Stored items:
.....

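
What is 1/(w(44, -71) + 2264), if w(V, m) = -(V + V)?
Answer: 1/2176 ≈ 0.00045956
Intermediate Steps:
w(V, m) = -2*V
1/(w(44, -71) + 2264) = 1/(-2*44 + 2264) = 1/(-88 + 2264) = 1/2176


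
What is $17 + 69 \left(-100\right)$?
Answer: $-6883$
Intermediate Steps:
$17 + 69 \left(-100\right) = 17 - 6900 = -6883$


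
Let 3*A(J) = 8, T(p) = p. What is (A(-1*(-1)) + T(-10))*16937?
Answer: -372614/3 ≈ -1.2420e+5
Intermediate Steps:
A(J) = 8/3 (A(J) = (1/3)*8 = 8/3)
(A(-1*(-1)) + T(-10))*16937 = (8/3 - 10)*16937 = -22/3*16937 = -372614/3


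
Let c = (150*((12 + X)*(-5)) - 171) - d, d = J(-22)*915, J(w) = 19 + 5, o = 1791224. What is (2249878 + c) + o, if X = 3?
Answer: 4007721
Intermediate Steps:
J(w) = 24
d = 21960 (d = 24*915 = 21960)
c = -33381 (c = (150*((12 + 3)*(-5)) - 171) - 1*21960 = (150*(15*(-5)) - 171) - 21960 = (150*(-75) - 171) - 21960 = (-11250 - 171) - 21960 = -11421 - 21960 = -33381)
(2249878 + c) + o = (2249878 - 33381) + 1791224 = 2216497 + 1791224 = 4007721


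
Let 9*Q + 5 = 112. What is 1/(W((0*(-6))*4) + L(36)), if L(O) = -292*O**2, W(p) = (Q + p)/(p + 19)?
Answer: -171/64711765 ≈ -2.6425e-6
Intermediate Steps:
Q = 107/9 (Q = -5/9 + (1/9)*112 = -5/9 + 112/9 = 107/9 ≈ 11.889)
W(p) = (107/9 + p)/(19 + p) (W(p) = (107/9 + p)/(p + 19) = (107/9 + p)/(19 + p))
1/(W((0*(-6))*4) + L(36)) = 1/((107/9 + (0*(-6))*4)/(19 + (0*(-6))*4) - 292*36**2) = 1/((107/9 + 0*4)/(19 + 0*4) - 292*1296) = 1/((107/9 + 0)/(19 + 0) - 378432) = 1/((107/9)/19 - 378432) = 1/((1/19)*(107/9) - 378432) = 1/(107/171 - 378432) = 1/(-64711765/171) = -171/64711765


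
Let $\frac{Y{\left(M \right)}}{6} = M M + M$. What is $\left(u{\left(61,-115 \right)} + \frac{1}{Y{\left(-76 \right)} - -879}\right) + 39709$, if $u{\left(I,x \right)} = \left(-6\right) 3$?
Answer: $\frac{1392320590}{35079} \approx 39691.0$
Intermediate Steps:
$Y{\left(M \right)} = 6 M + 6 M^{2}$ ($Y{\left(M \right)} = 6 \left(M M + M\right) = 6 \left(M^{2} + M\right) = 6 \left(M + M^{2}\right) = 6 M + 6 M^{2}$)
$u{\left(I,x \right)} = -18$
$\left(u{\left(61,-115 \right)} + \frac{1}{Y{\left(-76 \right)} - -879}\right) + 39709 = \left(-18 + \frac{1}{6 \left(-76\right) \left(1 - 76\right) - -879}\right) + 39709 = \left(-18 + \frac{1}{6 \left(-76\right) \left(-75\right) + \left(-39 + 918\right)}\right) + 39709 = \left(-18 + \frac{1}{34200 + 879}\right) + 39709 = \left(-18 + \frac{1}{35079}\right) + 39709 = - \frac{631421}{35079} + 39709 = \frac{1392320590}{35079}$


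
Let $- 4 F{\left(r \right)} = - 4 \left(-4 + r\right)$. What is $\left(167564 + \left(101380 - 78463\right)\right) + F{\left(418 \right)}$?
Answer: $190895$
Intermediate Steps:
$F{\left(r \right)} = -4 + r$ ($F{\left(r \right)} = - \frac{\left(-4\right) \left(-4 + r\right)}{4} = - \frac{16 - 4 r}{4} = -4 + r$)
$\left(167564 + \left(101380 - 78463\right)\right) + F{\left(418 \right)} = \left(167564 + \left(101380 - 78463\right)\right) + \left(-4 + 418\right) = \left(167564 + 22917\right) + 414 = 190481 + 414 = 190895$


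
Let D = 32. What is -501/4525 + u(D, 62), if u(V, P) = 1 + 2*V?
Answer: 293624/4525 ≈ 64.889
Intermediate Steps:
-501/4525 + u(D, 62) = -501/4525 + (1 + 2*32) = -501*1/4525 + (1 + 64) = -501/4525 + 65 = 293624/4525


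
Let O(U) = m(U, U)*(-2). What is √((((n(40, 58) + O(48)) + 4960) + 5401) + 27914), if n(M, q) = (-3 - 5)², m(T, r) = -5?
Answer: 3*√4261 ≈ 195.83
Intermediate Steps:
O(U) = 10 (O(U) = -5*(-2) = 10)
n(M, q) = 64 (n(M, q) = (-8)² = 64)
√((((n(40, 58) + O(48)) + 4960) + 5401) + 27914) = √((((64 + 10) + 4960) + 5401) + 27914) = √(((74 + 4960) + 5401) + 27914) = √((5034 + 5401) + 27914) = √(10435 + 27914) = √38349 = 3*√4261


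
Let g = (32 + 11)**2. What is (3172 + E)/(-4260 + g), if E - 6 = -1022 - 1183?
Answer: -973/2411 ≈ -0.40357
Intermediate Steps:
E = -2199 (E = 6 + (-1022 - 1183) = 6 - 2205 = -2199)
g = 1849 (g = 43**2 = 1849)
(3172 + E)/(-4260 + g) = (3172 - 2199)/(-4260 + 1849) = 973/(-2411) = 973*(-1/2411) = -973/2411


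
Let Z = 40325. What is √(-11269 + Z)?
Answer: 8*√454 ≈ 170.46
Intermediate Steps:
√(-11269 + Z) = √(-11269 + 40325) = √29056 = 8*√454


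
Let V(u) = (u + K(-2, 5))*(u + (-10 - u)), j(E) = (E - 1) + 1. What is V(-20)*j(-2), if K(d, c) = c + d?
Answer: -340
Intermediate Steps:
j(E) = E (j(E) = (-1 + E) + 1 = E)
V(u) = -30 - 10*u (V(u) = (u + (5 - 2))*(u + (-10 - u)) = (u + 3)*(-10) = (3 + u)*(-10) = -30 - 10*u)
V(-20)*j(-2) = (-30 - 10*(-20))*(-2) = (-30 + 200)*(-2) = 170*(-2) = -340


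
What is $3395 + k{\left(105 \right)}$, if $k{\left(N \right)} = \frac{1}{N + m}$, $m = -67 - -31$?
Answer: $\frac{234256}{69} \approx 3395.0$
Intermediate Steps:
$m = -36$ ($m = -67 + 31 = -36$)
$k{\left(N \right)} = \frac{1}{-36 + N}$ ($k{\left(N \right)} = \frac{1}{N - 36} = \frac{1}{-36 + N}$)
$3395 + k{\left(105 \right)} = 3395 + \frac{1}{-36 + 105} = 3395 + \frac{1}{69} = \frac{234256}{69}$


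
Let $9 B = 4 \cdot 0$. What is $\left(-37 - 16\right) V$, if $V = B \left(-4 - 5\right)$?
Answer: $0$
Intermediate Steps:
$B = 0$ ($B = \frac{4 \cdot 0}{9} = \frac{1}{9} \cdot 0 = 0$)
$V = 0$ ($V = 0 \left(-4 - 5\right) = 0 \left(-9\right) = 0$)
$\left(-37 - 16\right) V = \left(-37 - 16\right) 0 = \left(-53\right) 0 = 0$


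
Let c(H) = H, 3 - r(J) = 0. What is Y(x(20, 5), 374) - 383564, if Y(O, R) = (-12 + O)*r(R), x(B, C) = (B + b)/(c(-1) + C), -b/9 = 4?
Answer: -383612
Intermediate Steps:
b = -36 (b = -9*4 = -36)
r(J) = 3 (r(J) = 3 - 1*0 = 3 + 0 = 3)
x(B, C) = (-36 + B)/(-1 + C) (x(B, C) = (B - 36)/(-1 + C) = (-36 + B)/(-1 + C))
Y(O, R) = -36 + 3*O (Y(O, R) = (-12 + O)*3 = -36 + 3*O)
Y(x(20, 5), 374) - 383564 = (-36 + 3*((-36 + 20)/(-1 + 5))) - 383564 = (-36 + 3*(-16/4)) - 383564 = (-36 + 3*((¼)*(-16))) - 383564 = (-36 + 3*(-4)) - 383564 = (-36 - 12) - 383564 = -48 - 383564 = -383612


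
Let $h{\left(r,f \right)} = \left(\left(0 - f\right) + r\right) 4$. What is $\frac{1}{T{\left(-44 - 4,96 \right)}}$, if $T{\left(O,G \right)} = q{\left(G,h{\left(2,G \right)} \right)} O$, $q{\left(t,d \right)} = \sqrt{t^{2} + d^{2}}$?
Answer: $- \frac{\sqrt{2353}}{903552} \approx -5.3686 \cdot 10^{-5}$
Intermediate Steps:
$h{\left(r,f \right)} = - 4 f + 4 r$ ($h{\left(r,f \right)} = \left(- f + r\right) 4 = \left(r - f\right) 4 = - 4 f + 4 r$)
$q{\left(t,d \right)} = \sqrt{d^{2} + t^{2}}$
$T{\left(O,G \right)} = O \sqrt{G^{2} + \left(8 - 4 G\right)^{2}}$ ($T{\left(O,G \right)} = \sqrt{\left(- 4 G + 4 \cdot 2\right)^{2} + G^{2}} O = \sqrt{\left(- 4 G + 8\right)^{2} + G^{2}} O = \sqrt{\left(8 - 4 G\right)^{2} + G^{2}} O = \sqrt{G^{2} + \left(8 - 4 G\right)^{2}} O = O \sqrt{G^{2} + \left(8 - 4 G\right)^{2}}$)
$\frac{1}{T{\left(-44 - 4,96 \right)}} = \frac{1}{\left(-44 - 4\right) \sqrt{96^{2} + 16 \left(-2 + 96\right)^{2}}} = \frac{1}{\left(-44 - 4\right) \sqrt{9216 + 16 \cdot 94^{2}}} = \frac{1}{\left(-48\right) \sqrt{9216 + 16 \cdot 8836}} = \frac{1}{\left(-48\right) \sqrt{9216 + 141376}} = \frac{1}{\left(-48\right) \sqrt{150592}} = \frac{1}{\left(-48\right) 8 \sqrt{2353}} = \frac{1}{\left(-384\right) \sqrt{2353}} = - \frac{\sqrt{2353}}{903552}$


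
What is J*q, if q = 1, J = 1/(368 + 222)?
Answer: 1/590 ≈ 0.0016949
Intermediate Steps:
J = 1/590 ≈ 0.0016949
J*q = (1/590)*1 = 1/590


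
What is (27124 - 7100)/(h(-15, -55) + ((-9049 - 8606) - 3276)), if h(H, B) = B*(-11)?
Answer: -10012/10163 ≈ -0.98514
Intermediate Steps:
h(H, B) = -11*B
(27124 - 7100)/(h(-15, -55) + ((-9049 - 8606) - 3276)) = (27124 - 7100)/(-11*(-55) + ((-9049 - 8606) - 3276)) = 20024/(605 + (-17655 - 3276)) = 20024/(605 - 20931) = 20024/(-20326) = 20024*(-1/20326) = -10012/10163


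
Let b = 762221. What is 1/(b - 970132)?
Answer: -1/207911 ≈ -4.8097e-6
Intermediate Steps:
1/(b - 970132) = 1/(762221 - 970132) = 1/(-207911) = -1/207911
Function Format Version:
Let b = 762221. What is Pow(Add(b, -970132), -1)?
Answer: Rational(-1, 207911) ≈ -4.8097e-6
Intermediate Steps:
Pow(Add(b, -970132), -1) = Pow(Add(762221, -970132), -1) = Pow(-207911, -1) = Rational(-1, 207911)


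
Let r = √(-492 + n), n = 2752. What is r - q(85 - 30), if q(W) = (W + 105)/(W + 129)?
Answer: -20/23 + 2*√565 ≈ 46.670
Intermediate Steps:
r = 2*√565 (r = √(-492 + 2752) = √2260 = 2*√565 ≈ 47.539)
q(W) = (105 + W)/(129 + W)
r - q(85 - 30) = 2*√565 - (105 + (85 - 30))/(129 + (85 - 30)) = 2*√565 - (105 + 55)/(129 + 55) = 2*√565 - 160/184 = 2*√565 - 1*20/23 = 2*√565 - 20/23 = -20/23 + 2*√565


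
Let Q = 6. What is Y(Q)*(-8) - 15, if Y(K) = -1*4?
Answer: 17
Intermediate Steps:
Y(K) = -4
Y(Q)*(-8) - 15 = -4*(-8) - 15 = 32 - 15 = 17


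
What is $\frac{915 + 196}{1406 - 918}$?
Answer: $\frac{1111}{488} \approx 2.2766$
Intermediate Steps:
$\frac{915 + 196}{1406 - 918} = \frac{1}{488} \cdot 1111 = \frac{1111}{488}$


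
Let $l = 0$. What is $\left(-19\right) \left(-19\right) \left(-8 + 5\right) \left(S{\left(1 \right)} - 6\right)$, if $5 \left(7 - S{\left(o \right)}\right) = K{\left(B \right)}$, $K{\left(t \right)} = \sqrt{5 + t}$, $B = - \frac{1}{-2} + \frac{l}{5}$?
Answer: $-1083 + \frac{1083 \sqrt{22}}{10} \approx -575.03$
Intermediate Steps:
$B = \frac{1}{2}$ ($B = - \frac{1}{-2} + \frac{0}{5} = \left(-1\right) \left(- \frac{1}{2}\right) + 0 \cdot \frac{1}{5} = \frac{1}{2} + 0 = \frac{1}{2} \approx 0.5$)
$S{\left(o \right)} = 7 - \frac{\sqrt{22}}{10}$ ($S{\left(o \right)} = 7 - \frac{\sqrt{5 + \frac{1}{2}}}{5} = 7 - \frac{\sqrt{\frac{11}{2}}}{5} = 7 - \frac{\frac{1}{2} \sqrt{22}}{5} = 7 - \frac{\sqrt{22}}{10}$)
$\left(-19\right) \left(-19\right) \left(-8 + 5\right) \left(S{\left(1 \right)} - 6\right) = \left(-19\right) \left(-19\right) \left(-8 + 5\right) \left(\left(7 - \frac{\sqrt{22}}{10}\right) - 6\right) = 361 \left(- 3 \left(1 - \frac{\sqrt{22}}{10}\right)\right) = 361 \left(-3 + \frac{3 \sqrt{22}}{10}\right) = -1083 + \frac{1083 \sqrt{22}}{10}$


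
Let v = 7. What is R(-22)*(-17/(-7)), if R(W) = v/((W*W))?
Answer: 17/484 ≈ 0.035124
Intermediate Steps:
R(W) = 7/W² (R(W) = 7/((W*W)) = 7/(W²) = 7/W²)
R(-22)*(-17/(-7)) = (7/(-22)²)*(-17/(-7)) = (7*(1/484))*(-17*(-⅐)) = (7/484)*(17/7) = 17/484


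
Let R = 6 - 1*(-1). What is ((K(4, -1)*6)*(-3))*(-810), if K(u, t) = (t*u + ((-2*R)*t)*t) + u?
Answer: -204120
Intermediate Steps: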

.....

Problem to work on: Return the lines above precisely as they appear, beginning at the first line and ending at the line with "Answer: $-6883$", and nothing after it.

Answer to the exercise:
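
What is 1/(w(44, -71) + 2264), if w(V, m) = -(V + V)?
Answer: 1/2176 ≈ 0.00045956
Intermediate Steps:
w(V, m) = -2*V
1/(w(44, -71) + 2264) = 1/(-2*44 + 2264) = 1/(-88 + 2264) = 1/2176


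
What is $17 + 69 \left(-100\right)$?
Answer: $-6883$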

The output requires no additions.